[Exercise data Boundary: Start]

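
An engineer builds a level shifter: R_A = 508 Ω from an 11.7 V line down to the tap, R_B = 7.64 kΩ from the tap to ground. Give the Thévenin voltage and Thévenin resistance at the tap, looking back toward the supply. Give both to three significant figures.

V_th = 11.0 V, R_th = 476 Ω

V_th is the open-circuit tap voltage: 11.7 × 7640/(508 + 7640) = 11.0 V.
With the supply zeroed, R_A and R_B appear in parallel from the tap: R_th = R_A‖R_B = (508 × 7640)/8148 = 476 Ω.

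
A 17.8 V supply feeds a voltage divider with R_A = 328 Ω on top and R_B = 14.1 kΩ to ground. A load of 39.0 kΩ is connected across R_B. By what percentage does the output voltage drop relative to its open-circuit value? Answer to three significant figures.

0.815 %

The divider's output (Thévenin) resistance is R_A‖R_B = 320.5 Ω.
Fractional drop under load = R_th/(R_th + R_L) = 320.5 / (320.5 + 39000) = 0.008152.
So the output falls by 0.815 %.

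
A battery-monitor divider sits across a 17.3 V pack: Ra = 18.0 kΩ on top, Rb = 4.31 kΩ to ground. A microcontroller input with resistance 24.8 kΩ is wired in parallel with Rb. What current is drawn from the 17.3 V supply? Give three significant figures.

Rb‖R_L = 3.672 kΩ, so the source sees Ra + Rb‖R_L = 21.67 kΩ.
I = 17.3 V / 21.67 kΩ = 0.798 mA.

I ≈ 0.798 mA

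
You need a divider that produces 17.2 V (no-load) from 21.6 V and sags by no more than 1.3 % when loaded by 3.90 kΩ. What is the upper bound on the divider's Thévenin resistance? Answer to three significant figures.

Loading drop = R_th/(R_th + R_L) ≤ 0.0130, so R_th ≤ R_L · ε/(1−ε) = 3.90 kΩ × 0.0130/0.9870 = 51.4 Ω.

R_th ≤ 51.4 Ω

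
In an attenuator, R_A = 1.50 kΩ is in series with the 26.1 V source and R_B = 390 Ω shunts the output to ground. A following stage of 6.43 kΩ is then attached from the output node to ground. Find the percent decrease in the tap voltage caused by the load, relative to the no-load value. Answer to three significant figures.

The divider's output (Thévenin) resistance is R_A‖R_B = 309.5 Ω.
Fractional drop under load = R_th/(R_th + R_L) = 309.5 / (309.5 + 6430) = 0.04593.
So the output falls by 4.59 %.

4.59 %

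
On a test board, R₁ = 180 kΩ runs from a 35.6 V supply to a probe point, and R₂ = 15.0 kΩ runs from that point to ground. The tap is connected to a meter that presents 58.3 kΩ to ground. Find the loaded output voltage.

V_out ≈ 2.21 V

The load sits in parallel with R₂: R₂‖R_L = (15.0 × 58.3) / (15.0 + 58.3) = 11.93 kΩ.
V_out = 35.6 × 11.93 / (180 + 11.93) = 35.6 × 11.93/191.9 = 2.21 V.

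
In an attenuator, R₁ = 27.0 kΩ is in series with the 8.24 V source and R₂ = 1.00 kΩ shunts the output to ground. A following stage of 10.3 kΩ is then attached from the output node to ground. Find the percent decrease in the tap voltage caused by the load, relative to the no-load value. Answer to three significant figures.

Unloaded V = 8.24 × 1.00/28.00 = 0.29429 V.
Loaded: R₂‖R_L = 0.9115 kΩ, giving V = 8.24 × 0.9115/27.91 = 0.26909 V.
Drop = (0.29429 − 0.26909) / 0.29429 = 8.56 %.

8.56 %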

[Exercise data Boundary: End]

-- What you should do --
Would you quote, exactly and only, the lines from the one containing "On a test board, R₁" to the end of the entries?

-- Answer box --
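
On a test board, R₁ = 180 kΩ runs from a 35.6 V supply to a probe point, and R₂ = 15.0 kΩ runs from that point to ground. The tap is connected to a meter that presents 58.3 kΩ to ground. Find the loaded output voltage.

V_out ≈ 2.21 V

The load sits in parallel with R₂: R₂‖R_L = (15.0 × 58.3) / (15.0 + 58.3) = 11.93 kΩ.
V_out = 35.6 × 11.93 / (180 + 11.93) = 35.6 × 11.93/191.9 = 2.21 V.

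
In an attenuator, R₁ = 27.0 kΩ is in series with the 8.24 V source and R₂ = 1.00 kΩ shunts the output to ground. A following stage of 10.3 kΩ is then attached from the output node to ground. Find the percent decrease in the tap voltage caused by the load, relative to the no-load value. Answer to three significant figures.

Unloaded V = 8.24 × 1.00/28.00 = 0.29429 V.
Loaded: R₂‖R_L = 0.9115 kΩ, giving V = 8.24 × 0.9115/27.91 = 0.26909 V.
Drop = (0.29429 − 0.26909) / 0.29429 = 8.56 %.

8.56 %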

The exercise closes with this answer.